***** DATA EXCERPTS

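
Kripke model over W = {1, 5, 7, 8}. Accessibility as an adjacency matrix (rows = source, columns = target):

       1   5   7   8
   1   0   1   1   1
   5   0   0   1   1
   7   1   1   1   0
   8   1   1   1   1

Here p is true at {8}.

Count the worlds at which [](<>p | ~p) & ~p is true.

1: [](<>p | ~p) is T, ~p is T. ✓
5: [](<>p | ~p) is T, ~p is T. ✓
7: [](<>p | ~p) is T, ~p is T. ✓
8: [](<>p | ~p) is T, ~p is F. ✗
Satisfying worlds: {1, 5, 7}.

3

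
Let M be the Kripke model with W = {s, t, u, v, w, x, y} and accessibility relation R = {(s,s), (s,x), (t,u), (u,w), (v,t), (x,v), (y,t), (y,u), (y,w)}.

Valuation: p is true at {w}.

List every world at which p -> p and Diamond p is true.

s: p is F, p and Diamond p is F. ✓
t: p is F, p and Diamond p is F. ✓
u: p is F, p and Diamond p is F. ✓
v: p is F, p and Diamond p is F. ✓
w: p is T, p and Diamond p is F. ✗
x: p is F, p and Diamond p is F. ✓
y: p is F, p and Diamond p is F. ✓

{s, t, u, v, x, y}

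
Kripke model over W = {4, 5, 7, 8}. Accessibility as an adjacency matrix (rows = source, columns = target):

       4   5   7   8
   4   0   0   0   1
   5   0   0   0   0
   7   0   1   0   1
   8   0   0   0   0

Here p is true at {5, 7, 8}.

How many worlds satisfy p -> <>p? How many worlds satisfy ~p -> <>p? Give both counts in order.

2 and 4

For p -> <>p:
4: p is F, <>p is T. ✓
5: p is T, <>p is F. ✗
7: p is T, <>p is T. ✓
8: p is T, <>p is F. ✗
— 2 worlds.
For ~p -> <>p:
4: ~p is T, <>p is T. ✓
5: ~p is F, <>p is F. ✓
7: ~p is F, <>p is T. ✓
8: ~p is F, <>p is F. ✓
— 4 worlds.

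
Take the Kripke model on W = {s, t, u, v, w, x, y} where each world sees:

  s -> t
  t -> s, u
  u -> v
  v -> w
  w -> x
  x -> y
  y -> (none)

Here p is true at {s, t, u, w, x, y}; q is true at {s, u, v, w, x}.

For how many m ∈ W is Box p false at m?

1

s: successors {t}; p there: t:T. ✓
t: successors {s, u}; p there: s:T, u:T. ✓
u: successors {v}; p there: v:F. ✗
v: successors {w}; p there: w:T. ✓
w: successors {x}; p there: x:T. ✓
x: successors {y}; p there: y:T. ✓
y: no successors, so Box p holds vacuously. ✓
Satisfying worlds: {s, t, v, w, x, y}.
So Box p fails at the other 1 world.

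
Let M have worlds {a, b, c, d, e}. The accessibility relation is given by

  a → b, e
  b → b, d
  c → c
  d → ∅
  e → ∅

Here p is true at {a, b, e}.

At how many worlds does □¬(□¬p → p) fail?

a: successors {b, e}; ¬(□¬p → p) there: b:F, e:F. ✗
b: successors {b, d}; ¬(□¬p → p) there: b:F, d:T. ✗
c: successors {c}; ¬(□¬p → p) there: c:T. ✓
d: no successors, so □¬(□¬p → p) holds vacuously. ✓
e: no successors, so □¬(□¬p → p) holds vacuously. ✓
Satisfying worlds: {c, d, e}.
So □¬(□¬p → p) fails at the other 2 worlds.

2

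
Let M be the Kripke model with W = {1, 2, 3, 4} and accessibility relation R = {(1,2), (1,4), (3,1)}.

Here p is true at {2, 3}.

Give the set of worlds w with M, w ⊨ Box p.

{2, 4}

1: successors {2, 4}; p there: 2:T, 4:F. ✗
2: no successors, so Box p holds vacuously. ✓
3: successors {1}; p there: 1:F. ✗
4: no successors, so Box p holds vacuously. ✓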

**********
***** DATA EXCERPTS

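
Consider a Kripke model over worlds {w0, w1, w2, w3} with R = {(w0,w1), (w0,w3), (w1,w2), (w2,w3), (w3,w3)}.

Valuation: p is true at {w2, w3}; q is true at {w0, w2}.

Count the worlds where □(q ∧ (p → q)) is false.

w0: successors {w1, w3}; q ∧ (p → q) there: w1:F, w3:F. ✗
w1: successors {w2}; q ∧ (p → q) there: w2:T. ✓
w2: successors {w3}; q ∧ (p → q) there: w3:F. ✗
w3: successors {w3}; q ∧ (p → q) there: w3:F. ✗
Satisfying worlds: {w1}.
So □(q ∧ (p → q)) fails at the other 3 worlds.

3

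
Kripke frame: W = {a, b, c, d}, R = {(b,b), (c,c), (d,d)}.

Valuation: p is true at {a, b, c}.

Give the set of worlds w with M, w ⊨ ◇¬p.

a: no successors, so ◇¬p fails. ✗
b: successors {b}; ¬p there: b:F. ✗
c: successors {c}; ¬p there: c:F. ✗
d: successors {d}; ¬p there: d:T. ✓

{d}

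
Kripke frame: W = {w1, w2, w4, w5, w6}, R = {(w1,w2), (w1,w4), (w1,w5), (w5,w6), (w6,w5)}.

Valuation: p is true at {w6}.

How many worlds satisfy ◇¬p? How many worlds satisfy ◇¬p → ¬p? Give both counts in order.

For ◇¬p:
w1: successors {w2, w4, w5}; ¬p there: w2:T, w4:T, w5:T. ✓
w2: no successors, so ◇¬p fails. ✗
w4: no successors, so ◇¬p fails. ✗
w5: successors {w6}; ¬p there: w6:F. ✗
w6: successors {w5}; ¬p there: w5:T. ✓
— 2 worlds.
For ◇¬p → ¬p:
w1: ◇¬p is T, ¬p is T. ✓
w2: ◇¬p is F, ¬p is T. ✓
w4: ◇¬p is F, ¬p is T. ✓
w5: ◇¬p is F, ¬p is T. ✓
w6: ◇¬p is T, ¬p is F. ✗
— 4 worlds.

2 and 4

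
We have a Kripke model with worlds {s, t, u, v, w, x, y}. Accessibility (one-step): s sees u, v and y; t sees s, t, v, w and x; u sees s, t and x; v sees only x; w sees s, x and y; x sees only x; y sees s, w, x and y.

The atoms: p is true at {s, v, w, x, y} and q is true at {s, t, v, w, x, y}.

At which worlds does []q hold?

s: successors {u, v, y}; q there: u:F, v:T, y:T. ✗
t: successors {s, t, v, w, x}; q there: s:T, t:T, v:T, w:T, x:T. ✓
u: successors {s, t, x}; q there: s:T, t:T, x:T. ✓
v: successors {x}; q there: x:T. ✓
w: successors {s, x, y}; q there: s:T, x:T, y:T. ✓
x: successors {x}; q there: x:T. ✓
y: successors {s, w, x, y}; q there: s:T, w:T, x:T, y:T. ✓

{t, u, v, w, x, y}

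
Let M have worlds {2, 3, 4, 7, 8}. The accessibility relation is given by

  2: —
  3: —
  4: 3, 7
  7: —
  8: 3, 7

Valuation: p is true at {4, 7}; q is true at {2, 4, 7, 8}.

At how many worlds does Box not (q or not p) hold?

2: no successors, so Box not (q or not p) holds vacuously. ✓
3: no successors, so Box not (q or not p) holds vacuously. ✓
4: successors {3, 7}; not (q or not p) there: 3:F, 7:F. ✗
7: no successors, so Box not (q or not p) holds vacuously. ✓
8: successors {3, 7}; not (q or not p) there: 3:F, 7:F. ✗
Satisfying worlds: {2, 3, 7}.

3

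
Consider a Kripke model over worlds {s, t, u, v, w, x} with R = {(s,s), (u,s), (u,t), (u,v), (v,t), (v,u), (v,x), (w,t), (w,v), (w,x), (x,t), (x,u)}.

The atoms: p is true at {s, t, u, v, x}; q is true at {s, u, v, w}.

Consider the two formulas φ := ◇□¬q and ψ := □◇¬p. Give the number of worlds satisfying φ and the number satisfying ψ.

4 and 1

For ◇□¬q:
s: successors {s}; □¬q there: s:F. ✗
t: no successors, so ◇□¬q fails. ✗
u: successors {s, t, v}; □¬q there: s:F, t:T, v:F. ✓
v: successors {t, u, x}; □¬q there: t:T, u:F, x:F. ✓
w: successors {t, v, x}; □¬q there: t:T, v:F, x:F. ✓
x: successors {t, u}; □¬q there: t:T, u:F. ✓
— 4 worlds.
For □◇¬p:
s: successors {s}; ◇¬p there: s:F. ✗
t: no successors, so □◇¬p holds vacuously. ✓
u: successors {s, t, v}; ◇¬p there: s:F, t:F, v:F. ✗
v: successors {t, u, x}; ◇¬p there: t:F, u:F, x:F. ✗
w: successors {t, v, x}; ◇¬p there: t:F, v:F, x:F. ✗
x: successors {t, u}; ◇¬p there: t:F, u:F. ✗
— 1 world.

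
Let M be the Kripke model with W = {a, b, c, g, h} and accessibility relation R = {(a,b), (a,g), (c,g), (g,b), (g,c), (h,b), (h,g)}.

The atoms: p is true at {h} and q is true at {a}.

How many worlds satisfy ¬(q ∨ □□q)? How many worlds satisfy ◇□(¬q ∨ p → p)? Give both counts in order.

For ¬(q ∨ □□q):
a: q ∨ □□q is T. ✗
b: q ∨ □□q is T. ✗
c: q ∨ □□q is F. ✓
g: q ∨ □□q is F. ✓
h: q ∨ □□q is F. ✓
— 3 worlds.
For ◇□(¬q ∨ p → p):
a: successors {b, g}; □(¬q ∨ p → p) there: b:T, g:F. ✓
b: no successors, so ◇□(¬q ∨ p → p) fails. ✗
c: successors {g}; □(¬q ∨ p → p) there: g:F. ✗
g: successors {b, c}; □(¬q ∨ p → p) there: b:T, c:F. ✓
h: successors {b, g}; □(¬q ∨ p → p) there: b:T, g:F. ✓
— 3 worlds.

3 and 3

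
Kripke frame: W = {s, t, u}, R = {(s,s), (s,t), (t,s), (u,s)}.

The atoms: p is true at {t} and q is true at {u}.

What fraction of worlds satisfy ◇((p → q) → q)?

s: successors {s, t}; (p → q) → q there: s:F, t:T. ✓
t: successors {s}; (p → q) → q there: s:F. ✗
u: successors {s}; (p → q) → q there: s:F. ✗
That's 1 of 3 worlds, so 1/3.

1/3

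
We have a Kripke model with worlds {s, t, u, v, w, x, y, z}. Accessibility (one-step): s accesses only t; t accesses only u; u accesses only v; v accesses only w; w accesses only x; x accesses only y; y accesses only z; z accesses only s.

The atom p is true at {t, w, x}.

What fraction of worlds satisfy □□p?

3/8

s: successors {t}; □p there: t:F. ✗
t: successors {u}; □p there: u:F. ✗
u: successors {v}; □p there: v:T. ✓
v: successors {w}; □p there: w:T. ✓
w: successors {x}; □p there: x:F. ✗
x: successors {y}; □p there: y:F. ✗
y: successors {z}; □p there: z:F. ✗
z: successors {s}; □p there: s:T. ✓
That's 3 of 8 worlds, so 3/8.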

**********

→ EXERCISE:
Show each line in the entries that holds the string "step".

→ YOUR RESPONSE:
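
We have a Kripke model with worlds {s, t, u, v, w, x, y}. Accessibility (one-step): s sees u, v and y; t sees s, t, v, w and x; u sees s, t and x; v sees only x; w sees s, x and y; x sees only x; y sees s, w, x and y.
We have a Kripke model with worlds {s, t, u, v, w, x, y, z}. Accessibility (one-step): s accesses only t; t accesses only u; u accesses only v; v accesses only w; w accesses only x; x accesses only y; y accesses only z; z accesses only s.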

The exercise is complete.